_Exercise requirements_
I need the lines below from the one with "- Track E: 24-bit, 16 kHz, mono" down to the one with "- Track B: 8-bit, 96000 Hz, mono" reproduced exactly, both ends included, and nothing else.

_Available data_
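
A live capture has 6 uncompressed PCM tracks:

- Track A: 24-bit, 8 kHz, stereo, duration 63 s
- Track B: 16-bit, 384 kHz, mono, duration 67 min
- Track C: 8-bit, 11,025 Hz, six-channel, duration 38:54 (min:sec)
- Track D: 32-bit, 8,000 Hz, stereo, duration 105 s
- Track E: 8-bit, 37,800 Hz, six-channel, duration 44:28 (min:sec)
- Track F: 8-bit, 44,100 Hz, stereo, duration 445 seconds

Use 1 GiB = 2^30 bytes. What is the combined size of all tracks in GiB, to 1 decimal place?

Track A: 8,000 × 63 × 3 × 2 = 3,024,000 bytes.
Track B: 67 min = 4,020 s; 384,000 × 4,020 × 2 × 1 = 3,087,360,000 bytes.
Track C: 38:54 (min:sec) = 2,334 s; 11,025 × 2,334 × 1 × 6 = 154,394,100 bytes.
Track D: 8,000 × 105 × 4 × 2 = 6,720,000 bytes.
Track E: 44:28 (min:sec) = 2,668 s; 37,800 × 2,668 × 1 × 6 = 605,102,400 bytes.
Track F: 44,100 × 445 × 1 × 2 = 39,249,000 bytes.
Total = 3,895,849,500 bytes = 3.6 GiB.

3.6 GiB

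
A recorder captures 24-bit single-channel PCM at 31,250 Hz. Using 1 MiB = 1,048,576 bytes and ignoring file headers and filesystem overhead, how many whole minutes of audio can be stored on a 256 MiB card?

Uncompressed byte rate = 31,250 × 3 × 1 = 93,750 bytes/s.
Capacity = 256 × 1,048,576 = 268,435,456 bytes.
268,435,456 / 93,750 ≈ 2863.31 s → 47 minutes.

47 minutes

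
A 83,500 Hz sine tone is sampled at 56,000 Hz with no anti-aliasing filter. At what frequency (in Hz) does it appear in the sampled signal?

27,500 Hz

Nyquist = 56,000/2 = 28,000 Hz; 83,500 Hz exceeds it.
Alias = |83,500 − 1×56,000| = |83,500 − 56,000| = 27,500 Hz.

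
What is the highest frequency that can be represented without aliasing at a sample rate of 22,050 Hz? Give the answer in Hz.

Nyquist frequency = sample rate / 2 = 22,050 / 2 = 11,025 Hz.

11,025 Hz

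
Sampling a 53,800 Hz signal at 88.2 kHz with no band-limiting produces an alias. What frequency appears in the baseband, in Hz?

Nyquist = 88,200/2 = 44,100 Hz; 53,800 Hz exceeds it.
Alias = |53,800 − 1×88,200| = |53,800 − 88,200| = 34,400 Hz.

34,400 Hz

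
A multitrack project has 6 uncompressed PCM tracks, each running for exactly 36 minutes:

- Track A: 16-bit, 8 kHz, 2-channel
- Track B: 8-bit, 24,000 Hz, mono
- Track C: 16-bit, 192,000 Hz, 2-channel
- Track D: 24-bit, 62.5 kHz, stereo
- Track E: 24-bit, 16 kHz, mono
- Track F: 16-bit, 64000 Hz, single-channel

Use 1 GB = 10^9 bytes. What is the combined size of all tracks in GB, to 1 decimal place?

3.0 GB

exactly 36 minutes = 2,160 s.
Track A: 8,000 × 2,160 × 2 × 2 = 69,120,000 bytes.
Track B: 24,000 × 2,160 × 1 × 1 = 51,840,000 bytes.
Track C: 192,000 × 2,160 × 2 × 2 = 1,658,880,000 bytes.
Track D: 62,500 × 2,160 × 3 × 2 = 810,000,000 bytes.
Track E: 16,000 × 2,160 × 3 × 1 = 103,680,000 bytes.
Track F: 64,000 × 2,160 × 2 × 1 = 276,480,000 bytes.
Total = 2,970,000,000 bytes = 3.0 GB.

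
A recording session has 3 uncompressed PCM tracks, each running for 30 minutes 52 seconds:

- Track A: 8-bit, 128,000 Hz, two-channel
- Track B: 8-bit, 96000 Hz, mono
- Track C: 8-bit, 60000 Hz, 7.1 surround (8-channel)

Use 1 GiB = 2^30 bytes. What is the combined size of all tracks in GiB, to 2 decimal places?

30 minutes 52 seconds = 1,852 s.
Track A: 128,000 × 1,852 × 1 × 2 = 474,112,000 bytes.
Track B: 96,000 × 1,852 × 1 × 1 = 177,792,000 bytes.
Track C: 60,000 × 1,852 × 1 × 8 = 888,960,000 bytes.
Total = 1,540,864,000 bytes = 1.44 GiB.

1.44 GiB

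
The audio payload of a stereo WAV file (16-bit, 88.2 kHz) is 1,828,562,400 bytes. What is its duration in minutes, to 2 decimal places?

86.38 minutes

Byte rate = 88,200 × 2 × 2 = 352,800 bytes/s.
Duration = 1,828,562,400 / 352,800 = 5,183 s.
5,183 s / 60 = 86.38 minutes.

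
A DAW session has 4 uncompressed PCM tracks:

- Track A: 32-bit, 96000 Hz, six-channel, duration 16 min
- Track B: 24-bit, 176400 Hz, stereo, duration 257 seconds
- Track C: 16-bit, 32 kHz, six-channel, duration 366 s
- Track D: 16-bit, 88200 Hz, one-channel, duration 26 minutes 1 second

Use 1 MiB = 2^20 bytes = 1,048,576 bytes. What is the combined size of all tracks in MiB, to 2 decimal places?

2765.42 MiB

Track A: 16 min = 960 s; 96,000 × 960 × 4 × 6 = 2,211,840,000 bytes.
Track B: 176,400 × 257 × 3 × 2 = 272,008,800 bytes.
Track C: 32,000 × 366 × 2 × 6 = 140,544,000 bytes.
Track D: 26 minutes 1 second = 1,561 s; 88,200 × 1,561 × 2 × 1 = 275,360,400 bytes.
Total = 2,899,753,200 bytes = 2765.42 MiB.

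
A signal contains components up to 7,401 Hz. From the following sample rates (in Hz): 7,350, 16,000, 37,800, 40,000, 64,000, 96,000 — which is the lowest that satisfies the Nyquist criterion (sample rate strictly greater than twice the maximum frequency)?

16,000 Hz

Need sample rate > 2 × 7,401 = 14,802 Hz.
Lowest listed rate above 14,802 Hz is 16,000 Hz.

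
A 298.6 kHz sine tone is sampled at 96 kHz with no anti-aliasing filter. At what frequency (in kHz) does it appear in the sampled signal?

10.6 kHz

Nyquist = 96,000/2 = 48,000 Hz; 298,600 Hz exceeds it.
Alias = |298,600 − 3×96,000| = |298,600 − 288,000| = 10,600 Hz = 10.6 kHz.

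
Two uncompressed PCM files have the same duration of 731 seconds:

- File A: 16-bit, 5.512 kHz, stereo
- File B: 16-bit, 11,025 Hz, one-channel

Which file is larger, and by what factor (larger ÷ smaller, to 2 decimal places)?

File A: 5,512 × 2 × 2 = 22,048 bytes/s.
File B: 11,025 × 2 × 1 = 22,050 bytes/s.
File B is larger; ratio = 16,118,550 / 16,117,088 = 1.00.

File B, by a factor of 1.00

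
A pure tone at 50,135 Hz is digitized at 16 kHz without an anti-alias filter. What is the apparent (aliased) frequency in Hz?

2,135 Hz

Nyquist = 16,000/2 = 8,000 Hz; 50,135 Hz exceeds it.
Alias = |50,135 − 3×16,000| = |50,135 − 48,000| = 2,135 Hz.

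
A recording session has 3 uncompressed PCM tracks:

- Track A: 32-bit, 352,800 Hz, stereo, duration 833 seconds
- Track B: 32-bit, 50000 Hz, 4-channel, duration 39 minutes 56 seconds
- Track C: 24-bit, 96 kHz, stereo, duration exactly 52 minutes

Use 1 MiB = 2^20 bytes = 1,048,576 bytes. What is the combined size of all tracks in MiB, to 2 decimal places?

Track A: 352,800 × 833 × 4 × 2 = 2,351,059,200 bytes.
Track B: 39 minutes 56 seconds = 2,396 s; 50,000 × 2,396 × 4 × 4 = 1,916,800,000 bytes.
Track C: exactly 52 minutes = 3,120 s; 96,000 × 3,120 × 3 × 2 = 1,797,120,000 bytes.
Total = 6,064,979,200 bytes = 5784.01 MiB.

5784.01 MiB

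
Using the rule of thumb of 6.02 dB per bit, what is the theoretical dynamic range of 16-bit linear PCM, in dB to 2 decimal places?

96.32 dB

16 × 6.02 = 96.32 dB.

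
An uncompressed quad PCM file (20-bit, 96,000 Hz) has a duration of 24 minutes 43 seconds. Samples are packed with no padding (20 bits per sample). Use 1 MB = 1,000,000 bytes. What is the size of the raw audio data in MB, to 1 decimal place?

Duration = 24 minutes 43 seconds = 1,483 s.
Bits = 96,000 × 1,483 × 20 × 4 = 11,389,440,000 bits = 1,423,680,000 bytes.
1,423,680,000 / 1,000,000 = 1423.7 MB.

1423.7 MB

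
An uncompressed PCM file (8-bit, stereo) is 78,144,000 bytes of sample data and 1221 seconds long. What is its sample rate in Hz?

Bytes = sample_rate × seconds × bytes_per_sample × channels.
sample_rate = 78,144,000 / (1,221 × 1 × 2) = 78,144,000 / 2,442 = 32,000 Hz.

32,000 Hz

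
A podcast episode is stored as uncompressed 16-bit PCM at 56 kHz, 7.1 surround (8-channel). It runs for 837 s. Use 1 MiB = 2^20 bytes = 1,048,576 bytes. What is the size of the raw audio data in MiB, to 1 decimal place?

Bytes = 56,000 samples/s × 837 s × 2 bytes/sample × 8 ch = 749,952,000 bytes.
749,952,000 / 1,048,576 = 715.2 MiB.

715.2 MiB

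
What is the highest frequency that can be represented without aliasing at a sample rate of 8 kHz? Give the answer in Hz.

4,000 Hz

Nyquist frequency = sample rate / 2 = 8,000 / 2 = 4,000 Hz.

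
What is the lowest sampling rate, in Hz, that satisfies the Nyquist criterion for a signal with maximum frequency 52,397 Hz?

104,794 Hz

Minimum sample rate = 2 × 52,397 Hz = 104,794 Hz.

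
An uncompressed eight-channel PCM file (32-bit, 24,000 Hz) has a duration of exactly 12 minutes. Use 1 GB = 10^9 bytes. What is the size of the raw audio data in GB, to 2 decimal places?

0.55 GB

Duration = exactly 12 minutes = 720 s.
Bytes = 24,000 samples/s × 720 s × 4 bytes/sample × 8 ch = 552,960,000 bytes.
552,960,000 / 1,000,000,000 = 0.55 GB.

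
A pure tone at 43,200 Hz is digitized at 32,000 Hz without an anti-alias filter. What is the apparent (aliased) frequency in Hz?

11,200 Hz

Nyquist = 32,000/2 = 16,000 Hz; 43,200 Hz exceeds it.
Alias = |43,200 − 1×32,000| = |43,200 − 32,000| = 11,200 Hz.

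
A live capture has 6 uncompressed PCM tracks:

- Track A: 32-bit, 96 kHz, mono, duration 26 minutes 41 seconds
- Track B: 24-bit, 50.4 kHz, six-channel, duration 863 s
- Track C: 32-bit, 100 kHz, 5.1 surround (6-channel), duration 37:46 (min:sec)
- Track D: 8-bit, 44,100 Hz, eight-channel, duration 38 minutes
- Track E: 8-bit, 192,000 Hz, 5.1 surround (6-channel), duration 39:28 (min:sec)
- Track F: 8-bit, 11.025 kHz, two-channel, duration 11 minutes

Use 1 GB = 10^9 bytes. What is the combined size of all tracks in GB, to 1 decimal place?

10.4 GB

Track A: 26 minutes 41 seconds = 1,601 s; 96,000 × 1,601 × 4 × 1 = 614,784,000 bytes.
Track B: 50,400 × 863 × 3 × 6 = 782,913,600 bytes.
Track C: 37:46 (min:sec) = 2,266 s; 100,000 × 2,266 × 4 × 6 = 5,438,400,000 bytes.
Track D: 38 minutes = 2,280 s; 44,100 × 2,280 × 1 × 8 = 804,384,000 bytes.
Track E: 39:28 (min:sec) = 2,368 s; 192,000 × 2,368 × 1 × 6 = 2,727,936,000 bytes.
Track F: 11 minutes = 660 s; 11,025 × 660 × 1 × 2 = 14,553,000 bytes.
Total = 10,382,970,600 bytes = 10.4 GB.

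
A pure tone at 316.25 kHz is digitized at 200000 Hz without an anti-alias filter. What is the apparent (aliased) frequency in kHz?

83.75 kHz

Nyquist = 200,000/2 = 100,000 Hz; 316,250 Hz exceeds it.
Alias = |316,250 − 2×200,000| = |316,250 − 400,000| = 83,750 Hz = 83.75 kHz.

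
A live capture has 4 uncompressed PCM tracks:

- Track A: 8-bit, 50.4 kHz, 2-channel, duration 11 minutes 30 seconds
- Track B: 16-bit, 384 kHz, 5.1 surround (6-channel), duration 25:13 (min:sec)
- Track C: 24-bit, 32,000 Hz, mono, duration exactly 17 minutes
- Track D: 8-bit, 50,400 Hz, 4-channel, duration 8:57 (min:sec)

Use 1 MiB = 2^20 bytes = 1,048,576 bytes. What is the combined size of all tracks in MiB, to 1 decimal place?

6911.9 MiB

Track A: 11 minutes 30 seconds = 690 s; 50,400 × 690 × 1 × 2 = 69,552,000 bytes.
Track B: 25:13 (min:sec) = 1,513 s; 384,000 × 1,513 × 2 × 6 = 6,971,904,000 bytes.
Track C: exactly 17 minutes = 1,020 s; 32,000 × 1,020 × 3 × 1 = 97,920,000 bytes.
Track D: 8:57 (min:sec) = 537 s; 50,400 × 537 × 1 × 4 = 108,259,200 bytes.
Total = 7,247,635,200 bytes = 6911.9 MiB.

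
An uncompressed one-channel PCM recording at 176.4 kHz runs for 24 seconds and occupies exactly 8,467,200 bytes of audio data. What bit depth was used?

Bytes per sample = 8,467,200 / (176,400 × 24 × 1) = 8,467,200 / 4,233,600 = 2.
Bit depth = 2 × 8 = 16 bits.

16 bits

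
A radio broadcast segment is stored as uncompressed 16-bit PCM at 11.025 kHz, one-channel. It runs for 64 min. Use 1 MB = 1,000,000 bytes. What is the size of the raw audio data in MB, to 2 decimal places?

84.67 MB

Duration = 64 min = 3,840 s.
Bytes = 11,025 samples/s × 3,840 s × 2 bytes/sample × 1 ch = 84,672,000 bytes.
84,672,000 / 1,000,000 = 84.67 MB.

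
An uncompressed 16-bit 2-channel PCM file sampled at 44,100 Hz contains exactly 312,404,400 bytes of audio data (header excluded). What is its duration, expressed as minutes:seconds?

29:31

Byte rate = 44,100 × 2 × 2 = 176,400 bytes/s.
Duration = 312,404,400 / 176,400 = 1,771 s.
1,771 s = 29:31.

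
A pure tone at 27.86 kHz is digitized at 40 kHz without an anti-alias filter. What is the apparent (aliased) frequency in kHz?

Nyquist = 40,000/2 = 20,000 Hz; 27,860 Hz exceeds it.
Alias = |27,860 − 1×40,000| = |27,860 − 40,000| = 12,140 Hz = 12.14 kHz.

12.14 kHz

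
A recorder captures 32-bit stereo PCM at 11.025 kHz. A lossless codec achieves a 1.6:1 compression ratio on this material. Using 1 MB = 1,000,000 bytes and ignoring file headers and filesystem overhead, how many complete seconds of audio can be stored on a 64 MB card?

Uncompressed byte rate = 11,025 × 4 × 2 = 88,200 bytes/s.
After 1.6:1 compression, effective rate ≈ 55125 bytes/s.
Capacity = 64 × 1,000,000 = 64,000,000 bytes.
64,000,000 / effective rate ≈ 1161 s → 1,160 seconds.

1,160 seconds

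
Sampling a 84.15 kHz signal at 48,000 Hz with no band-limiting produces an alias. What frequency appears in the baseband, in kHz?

11.85 kHz

Nyquist = 48,000/2 = 24,000 Hz; 84,150 Hz exceeds it.
Alias = |84,150 − 2×48,000| = |84,150 − 96,000| = 11,850 Hz = 11.85 kHz.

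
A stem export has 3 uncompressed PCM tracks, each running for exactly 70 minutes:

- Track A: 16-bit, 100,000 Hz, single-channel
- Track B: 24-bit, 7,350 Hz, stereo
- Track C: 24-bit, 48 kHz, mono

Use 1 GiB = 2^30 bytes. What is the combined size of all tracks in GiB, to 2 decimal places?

exactly 70 minutes = 4,200 s.
Track A: 100,000 × 4,200 × 2 × 1 = 840,000,000 bytes.
Track B: 7,350 × 4,200 × 3 × 2 = 185,220,000 bytes.
Track C: 48,000 × 4,200 × 3 × 1 = 604,800,000 bytes.
Total = 1,630,020,000 bytes = 1.52 GiB.

1.52 GiB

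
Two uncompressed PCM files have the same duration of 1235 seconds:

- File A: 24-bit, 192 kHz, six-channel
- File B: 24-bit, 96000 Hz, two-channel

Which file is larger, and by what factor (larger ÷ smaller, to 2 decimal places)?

File A: 192,000 × 3 × 6 = 3,456,000 bytes/s.
File B: 96,000 × 3 × 2 = 576,000 bytes/s.
File A is larger; ratio = 4,268,160,000 / 711,360,000 = 6.00.

File A, by a factor of 6.00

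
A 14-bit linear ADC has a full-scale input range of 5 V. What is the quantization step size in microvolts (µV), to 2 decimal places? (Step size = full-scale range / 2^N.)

5 V / 2^14 = 5 / 16,384 V = 305.18 µV.

305.18 µV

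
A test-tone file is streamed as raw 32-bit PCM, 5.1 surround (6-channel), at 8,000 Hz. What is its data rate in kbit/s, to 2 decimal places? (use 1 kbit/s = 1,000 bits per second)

Bit rate = 8,000 × 32 × 6 = 1,536,000 bits/s.
= 1536.00 kbit/s.

1536.00 kbit/s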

_Expected answer_
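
- Track E: 24-bit, 16 kHz, mono
- Track F: 16-bit, 64000 Hz, single-channel

Use 1 GB = 10^9 bytes. What is the combined size of all tracks in GB, to 1 decimal place?

3.0 GB

exactly 36 minutes = 2,160 s.
Track A: 8,000 × 2,160 × 2 × 2 = 69,120,000 bytes.
Track B: 24,000 × 2,160 × 1 × 1 = 51,840,000 bytes.
Track C: 192,000 × 2,160 × 2 × 2 = 1,658,880,000 bytes.
Track D: 62,500 × 2,160 × 3 × 2 = 810,000,000 bytes.
Track E: 16,000 × 2,160 × 3 × 1 = 103,680,000 bytes.
Track F: 64,000 × 2,160 × 2 × 1 = 276,480,000 bytes.
Total = 2,970,000,000 bytes = 3.0 GB.

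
A recording session has 3 uncompressed PCM tracks, each running for 30 minutes 52 seconds:

- Track A: 8-bit, 128,000 Hz, two-channel
- Track B: 8-bit, 96000 Hz, mono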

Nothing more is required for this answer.